*** Opening Exercise data ***
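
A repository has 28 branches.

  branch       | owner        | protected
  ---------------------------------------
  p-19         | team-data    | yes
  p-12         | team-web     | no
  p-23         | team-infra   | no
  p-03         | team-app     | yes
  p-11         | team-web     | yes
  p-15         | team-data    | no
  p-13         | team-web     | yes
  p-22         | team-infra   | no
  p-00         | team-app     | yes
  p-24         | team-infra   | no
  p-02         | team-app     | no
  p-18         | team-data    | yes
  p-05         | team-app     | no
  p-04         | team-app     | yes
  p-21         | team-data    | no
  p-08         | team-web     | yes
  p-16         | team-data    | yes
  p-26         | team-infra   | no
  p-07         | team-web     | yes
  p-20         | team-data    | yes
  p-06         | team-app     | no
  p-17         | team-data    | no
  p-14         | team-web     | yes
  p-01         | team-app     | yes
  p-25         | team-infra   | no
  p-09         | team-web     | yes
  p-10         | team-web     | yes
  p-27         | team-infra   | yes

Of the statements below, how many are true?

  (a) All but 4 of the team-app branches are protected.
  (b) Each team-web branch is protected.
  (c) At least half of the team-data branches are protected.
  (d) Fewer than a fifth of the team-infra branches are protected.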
*** Closing Exercise data ***
*Task item*. Copy every record exactly as presented.

*Response area*.
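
A repository has 28 branches.

  branch       | owner        | protected
  ---------------------------------------
  p-19         | team-data    | yes
  p-12         | team-web     | no
  p-23         | team-infra   | no
  p-03         | team-app     | yes
  p-11         | team-web     | yes
  p-15         | team-data    | no
  p-13         | team-web     | yes
  p-22         | team-infra   | no
  p-00         | team-app     | yes
  p-24         | team-infra   | no
  p-02         | team-app     | no
  p-18         | team-data    | yes
  p-05         | team-app     | no
  p-04         | team-app     | yes
  p-21         | team-data    | no
  p-08         | team-web     | yes
  p-16         | team-data    | yes
  p-26         | team-infra   | no
  p-07         | team-web     | yes
  p-20         | team-data    | yes
  p-06         | team-app     | no
  p-17         | team-data    | no
  p-14         | team-web     | yes
  p-01         | team-app     | yes
  p-25         | team-infra   | no
  p-09         | team-web     | yes
  p-10         | team-web     | yes
  p-27         | team-infra   | yes

Of the statements below, how many are true?

  (a) All but 4 of the team-app branches are protected.
  (b) Each team-web branch is protected.
  (c) At least half of the team-data branches are protected.
  (d) Fewer than a fifth of the team-infra branches are protected.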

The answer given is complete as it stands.